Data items
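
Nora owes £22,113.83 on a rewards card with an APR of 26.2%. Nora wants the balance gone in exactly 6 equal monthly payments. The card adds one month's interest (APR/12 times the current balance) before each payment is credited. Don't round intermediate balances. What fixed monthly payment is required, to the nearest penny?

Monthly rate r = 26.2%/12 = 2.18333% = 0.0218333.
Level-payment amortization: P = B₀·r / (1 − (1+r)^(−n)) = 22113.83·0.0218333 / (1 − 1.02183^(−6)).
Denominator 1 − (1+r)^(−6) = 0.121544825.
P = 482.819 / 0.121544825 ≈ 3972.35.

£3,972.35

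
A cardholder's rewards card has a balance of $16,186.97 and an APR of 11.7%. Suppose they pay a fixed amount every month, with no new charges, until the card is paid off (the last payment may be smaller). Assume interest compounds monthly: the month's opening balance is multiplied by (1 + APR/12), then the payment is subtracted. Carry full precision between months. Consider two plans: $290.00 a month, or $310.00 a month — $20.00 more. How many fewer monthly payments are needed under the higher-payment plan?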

...

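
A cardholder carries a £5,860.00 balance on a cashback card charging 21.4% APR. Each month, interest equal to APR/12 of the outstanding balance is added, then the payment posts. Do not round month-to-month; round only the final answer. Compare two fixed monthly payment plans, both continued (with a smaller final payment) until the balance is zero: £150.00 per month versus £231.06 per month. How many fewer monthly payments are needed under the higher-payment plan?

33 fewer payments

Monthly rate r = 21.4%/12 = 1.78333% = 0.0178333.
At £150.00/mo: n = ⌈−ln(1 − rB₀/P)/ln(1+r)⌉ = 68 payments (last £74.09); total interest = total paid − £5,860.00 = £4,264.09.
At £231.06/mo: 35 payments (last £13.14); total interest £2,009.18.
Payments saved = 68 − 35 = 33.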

---

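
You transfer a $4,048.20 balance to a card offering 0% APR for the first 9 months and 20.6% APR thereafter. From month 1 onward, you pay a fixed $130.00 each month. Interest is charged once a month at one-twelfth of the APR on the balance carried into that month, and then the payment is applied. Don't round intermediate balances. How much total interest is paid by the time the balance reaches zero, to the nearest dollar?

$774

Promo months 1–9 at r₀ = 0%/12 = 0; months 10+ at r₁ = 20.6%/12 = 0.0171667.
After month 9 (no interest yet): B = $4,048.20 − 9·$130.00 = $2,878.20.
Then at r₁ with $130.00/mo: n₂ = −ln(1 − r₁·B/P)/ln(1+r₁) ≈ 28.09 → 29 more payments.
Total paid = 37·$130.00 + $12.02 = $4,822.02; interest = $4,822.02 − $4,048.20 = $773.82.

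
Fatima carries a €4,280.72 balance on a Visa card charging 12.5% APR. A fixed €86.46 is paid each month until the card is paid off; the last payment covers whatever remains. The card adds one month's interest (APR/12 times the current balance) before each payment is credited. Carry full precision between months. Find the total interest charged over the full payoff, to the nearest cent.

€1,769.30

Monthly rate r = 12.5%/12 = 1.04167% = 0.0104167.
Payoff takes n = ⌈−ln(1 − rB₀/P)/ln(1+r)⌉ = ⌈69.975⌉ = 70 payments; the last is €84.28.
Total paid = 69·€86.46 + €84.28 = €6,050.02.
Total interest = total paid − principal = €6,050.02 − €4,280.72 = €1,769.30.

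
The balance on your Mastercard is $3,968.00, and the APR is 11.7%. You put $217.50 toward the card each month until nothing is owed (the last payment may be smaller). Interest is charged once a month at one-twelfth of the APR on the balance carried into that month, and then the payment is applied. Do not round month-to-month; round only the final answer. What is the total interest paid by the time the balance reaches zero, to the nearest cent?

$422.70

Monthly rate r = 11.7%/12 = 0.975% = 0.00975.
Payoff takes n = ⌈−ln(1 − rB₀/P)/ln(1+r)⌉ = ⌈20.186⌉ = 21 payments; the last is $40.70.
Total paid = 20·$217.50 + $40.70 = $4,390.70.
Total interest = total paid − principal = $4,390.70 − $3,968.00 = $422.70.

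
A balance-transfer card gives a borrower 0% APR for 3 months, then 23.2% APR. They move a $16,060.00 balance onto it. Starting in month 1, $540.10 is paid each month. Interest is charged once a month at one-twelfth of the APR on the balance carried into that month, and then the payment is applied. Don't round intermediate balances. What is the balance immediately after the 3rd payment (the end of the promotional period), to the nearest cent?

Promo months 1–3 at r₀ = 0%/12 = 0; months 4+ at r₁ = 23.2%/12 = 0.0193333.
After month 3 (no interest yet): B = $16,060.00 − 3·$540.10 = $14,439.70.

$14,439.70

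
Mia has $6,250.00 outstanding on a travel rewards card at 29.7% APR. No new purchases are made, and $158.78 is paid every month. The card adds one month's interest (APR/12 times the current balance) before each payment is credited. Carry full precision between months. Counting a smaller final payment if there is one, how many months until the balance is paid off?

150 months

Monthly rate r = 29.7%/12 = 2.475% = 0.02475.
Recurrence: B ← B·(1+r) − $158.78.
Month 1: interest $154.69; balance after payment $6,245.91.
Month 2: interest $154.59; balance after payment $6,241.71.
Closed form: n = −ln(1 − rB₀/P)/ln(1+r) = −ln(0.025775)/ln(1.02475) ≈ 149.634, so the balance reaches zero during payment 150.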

What is being asked » Using the records above, restate word for word the lines from the one with "Nora owes £22,113.83" through the one with "A cardholder's rewards", both included.

Exercise result »
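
Nora owes £22,113.83 on a rewards card with an APR of 26.2%. Nora wants the balance gone in exactly 6 equal monthly payments. The card adds one month's interest (APR/12 times the current balance) before each payment is credited. Don't round intermediate balances. What fixed monthly payment is required, to the nearest penny?

Monthly rate r = 26.2%/12 = 2.18333% = 0.0218333.
Level-payment amortization: P = B₀·r / (1 − (1+r)^(−n)) = 22113.83·0.0218333 / (1 − 1.02183^(−6)).
Denominator 1 − (1+r)^(−6) = 0.121544825.
P = 482.819 / 0.121544825 ≈ 3972.35.

£3,972.35

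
A cardholder's rewards card has a balance of $16,186.97 and an APR of 11.7%. Suppose they pay a fixed amount every month, with no new charges, until the card is paid off (the last payment may be smaller). Assume interest compounds monthly: the month's opening balance is multiplied by (1 + APR/12), then the payment is subtracted. Carry full precision between months. Consider two plans: $290.00 a month, or $310.00 a month — $20.00 more. How many fewer monthly payments are needed under the higher-payment plan?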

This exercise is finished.